───── Exercise inputs

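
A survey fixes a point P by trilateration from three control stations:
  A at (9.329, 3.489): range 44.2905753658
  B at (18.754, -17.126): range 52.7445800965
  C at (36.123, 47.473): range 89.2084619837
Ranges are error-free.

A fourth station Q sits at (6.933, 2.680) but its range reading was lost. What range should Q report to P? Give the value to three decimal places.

41.765

eq1: (x − 9.329)² + (y − 3.489)² = 44.2905753658²
eq2: (x − 18.754)² + (y + 17.126)² = 52.7445800965²
eq3: (x − 36.123)² + (y − 47.473)² = 89.2084619837²
eq3−eq2, eq3−eq1 (x²,y² cancel):
  -34.738·x − 129.198·y = 2262.614494
  -53.588·x − 87.968·y = 2537.141127
det = -34.738·-87.968 − -129.198·-53.588 = -3867.630040
x = (2262.614494·-87.968 − -129.198·2537.141127) / -3867.630040 = -33.290642
y = (-34.738·2537.141127 − 2262.614494·-53.588) / -3867.630040 = -8.561775
|P − Q| = √((-33.290642 − 6.933)² + (-8.561775 − 2.680)²) = 41.765044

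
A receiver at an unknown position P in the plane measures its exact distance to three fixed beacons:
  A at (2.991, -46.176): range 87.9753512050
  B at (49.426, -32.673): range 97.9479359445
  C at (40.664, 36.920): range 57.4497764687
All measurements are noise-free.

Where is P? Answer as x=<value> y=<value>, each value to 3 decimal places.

x=-16.725 y=39.562

eq1: (x − 2.991)² + (y + 46.176)² = 87.9753512050²
eq2: (x − 49.426)² + (y + 32.673)² = 97.9479359445²
eq3: (x − 40.664)² + (y − 36.920)² = 57.4497764687²
eq3−eq2, eq3−eq1 (x²,y² cancel):
  17.524·x − 139.186·y = -5799.514230
  -75.346·x − 166.192·y = -5314.663842
det = 17.524·-166.192 − -139.186·-75.346 = -13399.456964
x = (-5799.514230·-166.192 − -139.186·-5314.663842) / -13399.456964 = -16.725011
y = (17.524·-5314.663842 − -5799.514230·-75.346) / -13399.456964 = 39.561631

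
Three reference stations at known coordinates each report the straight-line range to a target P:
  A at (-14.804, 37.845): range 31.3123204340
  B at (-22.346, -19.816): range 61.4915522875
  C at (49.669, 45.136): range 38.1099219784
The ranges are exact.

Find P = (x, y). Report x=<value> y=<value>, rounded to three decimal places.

x=15.198 y=28.883

eq1: (x + 14.804)² + (y − 37.845)² = 31.3123204340²
eq2: (x + 22.346)² + (y + 19.816)² = 61.4915522875²
eq3: (x − 49.669)² + (y − 45.136)² = 38.1099219784²
eq3−eq1, eq3−eq2 (x²,y² cancel):
  -128.946·x − 14.582·y = -2380.960874
  -144.030·x − 129.904·y = -5941.095335
det = -128.946·-129.904 − -14.582·-144.030 = 14650.355724
x = (-2380.960874·-129.904 − -14.582·-5941.095335) / 14650.355724 = 15.198490
y = (-128.946·-5941.095335 − -2380.960874·-144.030) / 14650.355724 = 28.883304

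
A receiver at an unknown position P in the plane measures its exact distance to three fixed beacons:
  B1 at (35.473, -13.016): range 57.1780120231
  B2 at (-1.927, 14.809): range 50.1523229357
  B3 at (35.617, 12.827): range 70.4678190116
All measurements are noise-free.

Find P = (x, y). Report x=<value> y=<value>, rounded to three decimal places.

x=-18.241 y=-32.616

eq1: (x − 35.473)² + (y + 13.016)² = 57.1780120231²
eq2: (x + 1.927)² + (y − 14.809)² = 50.1523229357²
eq3: (x − 35.617)² + (y − 12.827)² = 70.4678190116²
eq2−eq3, eq2−eq1 (x²,y² cancel):
  75.088·x − 3.964·y = -1240.375212
  74.800·x − 55.650·y = 450.660612
det = 75.088·-55.650 − -3.964·74.800 = -3882.140000
x = (-1240.375212·-55.650 − -3.964·450.660612) / -3882.140000 = -18.240790
y = (75.088·450.660612 − -1240.375212·74.800) / -3882.140000 = -32.615843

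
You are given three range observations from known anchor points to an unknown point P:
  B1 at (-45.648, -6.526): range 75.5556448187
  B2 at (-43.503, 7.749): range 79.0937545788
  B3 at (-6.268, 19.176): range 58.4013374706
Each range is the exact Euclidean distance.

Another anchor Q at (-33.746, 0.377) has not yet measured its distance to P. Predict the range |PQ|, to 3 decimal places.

eq1: (x + 45.648)² + (y + 6.526)² = 75.5556448187²
eq2: (x + 43.503)² + (y − 7.749)² = 79.0937545788²
eq3: (x + 6.268)² + (y − 19.176)² = 58.4013374706²
eq1−eq2, eq1−eq3 (x²,y² cancel):
  4.290·x + 28.550·y = -720.937119
  78.760·x + 51.404·y = 578.617466
det = 4.290·51.404 − 28.550·78.760 = -2028.074840
x = (-720.937119·51.404 − 28.550·578.617466) / -2028.074840 = 26.418443
y = (4.290·578.617466 − -720.937119·78.760) / -2028.074840 = -29.221445
|P − Q| = √((26.418443 − -33.746)² + (-29.221445 − 0.377)²) = 67.050937

67.051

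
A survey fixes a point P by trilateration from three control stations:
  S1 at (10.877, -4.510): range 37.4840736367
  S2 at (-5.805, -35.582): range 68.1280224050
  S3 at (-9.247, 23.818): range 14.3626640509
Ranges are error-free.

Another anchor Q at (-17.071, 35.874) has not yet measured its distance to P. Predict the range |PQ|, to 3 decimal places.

eq1: (x − 10.877)² + (y + 4.510)² = 37.4840736367²
eq2: (x + 5.805)² + (y + 35.582)² = 68.1280224050²
eq3: (x + 9.247)² + (y − 23.818)² = 14.3626640509²
eq2−eq1, eq2−eq3 (x²,y² cancel):
  33.364·x + 62.144·y = 2075.244140
  -6.884·x + 118.800·y = 3788.168702
det = 33.364·118.800 − 62.144·-6.884 = 4391.442496
x = (2075.244140·118.800 − 62.144·3788.168702) / 4391.442496 = 2.533803
y = (33.364·3788.168702 − 2075.244140·-6.884) / 4391.442496 = 32.033766
|P − Q| = √((2.533803 − -17.071)² + (32.033766 − 35.874)²) = 19.977379

19.977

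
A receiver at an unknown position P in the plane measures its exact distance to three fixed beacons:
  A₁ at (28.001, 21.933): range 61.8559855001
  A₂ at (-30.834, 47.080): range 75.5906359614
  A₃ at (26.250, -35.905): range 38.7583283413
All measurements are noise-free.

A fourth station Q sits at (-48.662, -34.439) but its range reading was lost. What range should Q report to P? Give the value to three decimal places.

38.420

eq1: (x − 28.001)² + (y − 21.933)² = 61.8559855001²
eq2: (x + 30.834)² + (y − 47.080)² = 75.5906359614²
eq3: (x − 26.250)² + (y + 35.905)² = 38.7583283413²
eq2−eq3, eq2−eq1 (x²,y² cancel):
  114.168·x − 165.970·y = 3022.705798
  117.670·x − 50.294·y = -14.368163
det = 114.168·-50.294 − -165.970·117.670 = 13787.724508
x = (3022.705798·-50.294 − -165.970·-14.368163) / 13787.724508 = -11.198994
y = (114.168·-14.368163 − 3022.705798·117.670) / 13787.724508 = -25.915964
|P − Q| = √((-11.198994 − -48.662)² + (-25.915964 − -34.439)²) = 38.420293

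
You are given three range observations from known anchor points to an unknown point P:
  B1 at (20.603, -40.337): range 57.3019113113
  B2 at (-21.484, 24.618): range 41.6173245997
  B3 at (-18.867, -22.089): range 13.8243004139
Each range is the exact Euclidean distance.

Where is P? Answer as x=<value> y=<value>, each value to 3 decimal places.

x=-31.203 y=-15.849

eq1: (x − 20.603)² + (y + 40.337)² = 57.3019113113²
eq2: (x + 21.484)² + (y − 24.618)² = 41.6173245997²
eq3: (x + 18.867)² + (y + 22.089)² = 13.8243004139²
eq2−eq1, eq2−eq3 (x²,y² cancel):
  84.174·x − 129.910·y = -567.558335
  5.234·x − 93.414·y = 1317.169855
det = 84.174·-93.414 − -129.910·5.234 = -7183.081096
x = (-567.558335·-93.414 − -129.910·1317.169855) / -7183.081096 = -31.202687
y = (84.174·1317.169855 − -567.558335·5.234) / -7183.081096 = -15.848639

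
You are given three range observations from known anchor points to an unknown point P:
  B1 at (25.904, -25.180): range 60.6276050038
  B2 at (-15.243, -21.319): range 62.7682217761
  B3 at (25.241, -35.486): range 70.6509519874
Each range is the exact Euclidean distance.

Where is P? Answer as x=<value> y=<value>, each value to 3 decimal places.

x=13.936 y=34.255

eq1: (x − 25.904)² + (y + 25.180)² = 60.6276050038²
eq2: (x + 15.243)² + (y + 21.319)² = 62.7682217761²
eq3: (x − 25.241)² + (y + 35.486)² = 70.6509519874²
eq2−eq3, eq2−eq1 (x²,y² cancel):
  80.968·x − 28.334·y = 157.808115
  82.294·x − 7.722·y = 882.343982
det = 80.968·-7.722 − -28.334·82.294 = 1706.483300
x = (157.808115·-7.722 − -28.334·882.343982) / 1706.483300 = 13.936111
y = (80.968·882.343982 − 157.808115·82.294) / 1706.483300 = 34.254637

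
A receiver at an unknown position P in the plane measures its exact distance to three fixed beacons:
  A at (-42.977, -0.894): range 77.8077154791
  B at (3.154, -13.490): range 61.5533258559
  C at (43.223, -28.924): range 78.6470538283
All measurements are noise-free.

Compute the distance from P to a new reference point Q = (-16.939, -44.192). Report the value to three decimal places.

97.097

eq1: (x + 42.977)² + (y + 0.894)² = 77.8077154791²
eq2: (x − 3.154)² + (y + 13.490)² = 61.5533258559²
eq3: (x − 43.223)² + (y + 28.924)² = 78.6470538283²
eq3−eq1, eq3−eq2 (x²,y² cancel):
  -172.400·x + 56.060·y = -725.685252
  -80.138·x + 30.868·y = -116.350537
det = -172.400·30.868 − 56.060·-80.138 = -829.106920
x = (-725.685252·30.868 − 56.060·-116.350537) / -829.106920 = 19.150535
y = (-172.400·-116.350537 − -725.685252·-80.138) / -829.106920 = 45.948395
|P − Q| = √((19.150535 − -16.939)² + (45.948395 − -44.192)²) = 97.096577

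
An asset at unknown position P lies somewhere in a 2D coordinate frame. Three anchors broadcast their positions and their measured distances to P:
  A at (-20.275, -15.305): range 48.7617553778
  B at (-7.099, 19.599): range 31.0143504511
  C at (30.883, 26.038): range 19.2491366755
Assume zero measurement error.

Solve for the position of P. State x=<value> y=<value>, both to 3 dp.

eq1: (x + 20.275)² + (y + 15.305)² = 48.7617553778²
eq2: (x + 7.099)² + (y − 19.599)² = 31.0143504511²
eq3: (x − 30.883)² + (y − 26.038)² = 19.2491366755²
eq1−eq3, eq1−eq2 (x²,y² cancel):
  102.316·x + 82.686·y = 2993.598008
  26.352·x + 69.808·y = 1205.016806
det = 102.316·69.808 − 82.686·26.352 = 4963.533856
x = (2993.598008·69.808 − 82.686·1205.016806) / 4963.533856 = 22.028473
y = (102.316·1205.016806 − 2993.598008·26.352) / 4963.533856 = 8.946288

x=22.028 y=8.946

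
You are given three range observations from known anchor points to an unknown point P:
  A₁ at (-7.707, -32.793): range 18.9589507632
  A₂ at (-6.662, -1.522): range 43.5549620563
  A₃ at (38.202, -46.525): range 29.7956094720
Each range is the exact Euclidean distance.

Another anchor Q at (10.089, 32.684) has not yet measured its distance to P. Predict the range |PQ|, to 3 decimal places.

eq1: (x + 7.707)² + (y + 32.793)² = 18.9589507632²
eq2: (x + 6.662)² + (y + 1.522)² = 43.5549620563²
eq3: (x − 38.202)² + (y + 46.525)² = 29.7956094720²
eq1−eq3, eq1−eq2 (x²,y² cancel):
  91.818·x − 27.464·y = 1960.853201
  2.090·x + 62.542·y = -2625.672876
det = 91.818·62.542 − -27.464·2.090 = 5799.881116
x = (1960.853201·62.542 − -27.464·-2625.672876) / 5799.881116 = 8.711248
y = (91.818·-2625.672876 − 1960.853201·2.090) / 5799.881116 = -42.273662
|P − Q| = √((8.711248 − 10.089)² + (-42.273662 − 32.684)²) = 74.970323

74.970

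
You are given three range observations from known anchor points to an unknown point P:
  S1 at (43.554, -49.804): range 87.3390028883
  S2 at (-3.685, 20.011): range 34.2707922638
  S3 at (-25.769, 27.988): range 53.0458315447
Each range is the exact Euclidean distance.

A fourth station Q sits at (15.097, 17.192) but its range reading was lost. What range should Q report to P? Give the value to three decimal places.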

──────────

▸ What this task involves: Reproduce, exactly as they stand in the data above, the lines from the one that holds "B at (-7.099, 19.599): range 31.0143504511" to the one that holds "Assume zero measurement error.", inclusive.

▸ Written solution:
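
  B at (-7.099, 19.599): range 31.0143504511
  C at (30.883, 26.038): range 19.2491366755
Assume zero measurement error.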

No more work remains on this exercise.